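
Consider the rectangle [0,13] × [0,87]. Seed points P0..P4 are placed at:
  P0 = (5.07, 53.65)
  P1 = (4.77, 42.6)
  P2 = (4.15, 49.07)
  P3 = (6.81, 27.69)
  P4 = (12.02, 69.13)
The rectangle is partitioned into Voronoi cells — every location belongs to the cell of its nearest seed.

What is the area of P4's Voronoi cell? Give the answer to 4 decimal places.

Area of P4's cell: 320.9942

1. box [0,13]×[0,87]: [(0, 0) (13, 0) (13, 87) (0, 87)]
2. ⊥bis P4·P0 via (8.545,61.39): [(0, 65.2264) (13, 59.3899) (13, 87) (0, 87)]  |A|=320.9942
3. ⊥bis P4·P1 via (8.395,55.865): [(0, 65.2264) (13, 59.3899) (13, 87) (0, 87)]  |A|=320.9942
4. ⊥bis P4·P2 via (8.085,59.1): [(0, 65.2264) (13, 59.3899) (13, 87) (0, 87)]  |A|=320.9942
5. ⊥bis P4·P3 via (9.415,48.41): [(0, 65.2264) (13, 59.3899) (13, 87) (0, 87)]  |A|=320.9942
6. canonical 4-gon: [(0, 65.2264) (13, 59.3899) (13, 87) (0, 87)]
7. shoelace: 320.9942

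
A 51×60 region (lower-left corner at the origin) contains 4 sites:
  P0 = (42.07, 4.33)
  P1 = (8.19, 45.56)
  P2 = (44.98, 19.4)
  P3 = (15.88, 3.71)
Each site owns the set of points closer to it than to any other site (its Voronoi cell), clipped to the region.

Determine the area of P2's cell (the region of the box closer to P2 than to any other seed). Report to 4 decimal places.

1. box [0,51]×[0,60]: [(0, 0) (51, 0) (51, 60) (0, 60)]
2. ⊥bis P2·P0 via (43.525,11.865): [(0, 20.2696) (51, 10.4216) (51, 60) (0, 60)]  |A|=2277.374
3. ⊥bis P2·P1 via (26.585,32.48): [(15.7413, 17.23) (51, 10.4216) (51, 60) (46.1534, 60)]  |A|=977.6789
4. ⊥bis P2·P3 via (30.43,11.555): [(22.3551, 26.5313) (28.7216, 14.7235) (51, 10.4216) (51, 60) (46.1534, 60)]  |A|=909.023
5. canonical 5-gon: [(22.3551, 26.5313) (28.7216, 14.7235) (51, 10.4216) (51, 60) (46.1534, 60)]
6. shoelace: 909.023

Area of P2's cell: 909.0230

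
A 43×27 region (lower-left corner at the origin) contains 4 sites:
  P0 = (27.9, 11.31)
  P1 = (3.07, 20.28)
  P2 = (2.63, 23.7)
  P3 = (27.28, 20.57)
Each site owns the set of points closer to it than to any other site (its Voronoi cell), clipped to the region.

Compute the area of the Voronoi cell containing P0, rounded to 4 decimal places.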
+++
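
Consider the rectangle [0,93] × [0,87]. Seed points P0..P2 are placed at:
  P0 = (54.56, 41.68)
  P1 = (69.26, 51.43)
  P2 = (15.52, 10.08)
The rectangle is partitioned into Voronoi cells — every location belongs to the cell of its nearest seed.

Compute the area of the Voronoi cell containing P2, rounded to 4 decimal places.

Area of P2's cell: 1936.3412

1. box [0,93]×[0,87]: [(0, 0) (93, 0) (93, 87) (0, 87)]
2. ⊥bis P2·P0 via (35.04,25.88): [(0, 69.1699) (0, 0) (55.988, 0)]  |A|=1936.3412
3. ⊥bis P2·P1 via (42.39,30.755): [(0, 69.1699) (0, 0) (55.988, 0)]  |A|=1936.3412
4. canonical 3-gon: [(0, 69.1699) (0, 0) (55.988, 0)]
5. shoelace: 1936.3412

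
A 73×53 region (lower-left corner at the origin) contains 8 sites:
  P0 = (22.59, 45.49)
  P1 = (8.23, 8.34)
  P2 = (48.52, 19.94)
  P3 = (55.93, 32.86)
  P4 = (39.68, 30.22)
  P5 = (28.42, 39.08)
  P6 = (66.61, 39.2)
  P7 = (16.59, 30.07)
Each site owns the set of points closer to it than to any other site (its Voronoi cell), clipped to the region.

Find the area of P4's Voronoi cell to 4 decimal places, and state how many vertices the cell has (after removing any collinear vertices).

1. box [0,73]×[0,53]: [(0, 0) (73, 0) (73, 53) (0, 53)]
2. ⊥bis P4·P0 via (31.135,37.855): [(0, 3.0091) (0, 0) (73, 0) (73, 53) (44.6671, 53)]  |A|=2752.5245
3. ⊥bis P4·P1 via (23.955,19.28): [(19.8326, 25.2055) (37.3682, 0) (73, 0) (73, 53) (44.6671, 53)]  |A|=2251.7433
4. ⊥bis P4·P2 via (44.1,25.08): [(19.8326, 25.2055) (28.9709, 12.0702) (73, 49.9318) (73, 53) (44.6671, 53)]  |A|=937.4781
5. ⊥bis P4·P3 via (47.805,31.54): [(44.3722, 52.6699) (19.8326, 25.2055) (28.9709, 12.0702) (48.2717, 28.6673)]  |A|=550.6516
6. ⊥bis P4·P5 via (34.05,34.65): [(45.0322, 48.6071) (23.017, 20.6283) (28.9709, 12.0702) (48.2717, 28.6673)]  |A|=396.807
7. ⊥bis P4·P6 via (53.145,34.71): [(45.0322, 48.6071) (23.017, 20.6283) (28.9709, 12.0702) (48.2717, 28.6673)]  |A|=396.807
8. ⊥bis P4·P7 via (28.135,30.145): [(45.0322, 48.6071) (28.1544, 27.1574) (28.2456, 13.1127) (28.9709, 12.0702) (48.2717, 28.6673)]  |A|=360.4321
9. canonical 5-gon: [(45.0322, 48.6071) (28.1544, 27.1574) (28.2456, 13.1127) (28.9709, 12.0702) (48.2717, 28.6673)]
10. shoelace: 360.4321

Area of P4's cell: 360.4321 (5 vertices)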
+++
What needs to be done: In the listing above, find the line with "A 43×27 region" and the line with "Compute the area of the Voronoi cell containing P0, rounded", then reproduce both and every line between them exactly.

Expected answer:
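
A 43×27 region (lower-left corner at the origin) contains 4 sites:
  P0 = (27.9, 11.31)
  P1 = (3.07, 20.28)
  P2 = (2.63, 23.7)
  P3 = (27.28, 20.57)
Each site owns the set of points closer to it than to any other site (its Voronoi cell), clipped to the region.

Compute the area of the Voronoi cell containing P0, rounded to 4 decimal places.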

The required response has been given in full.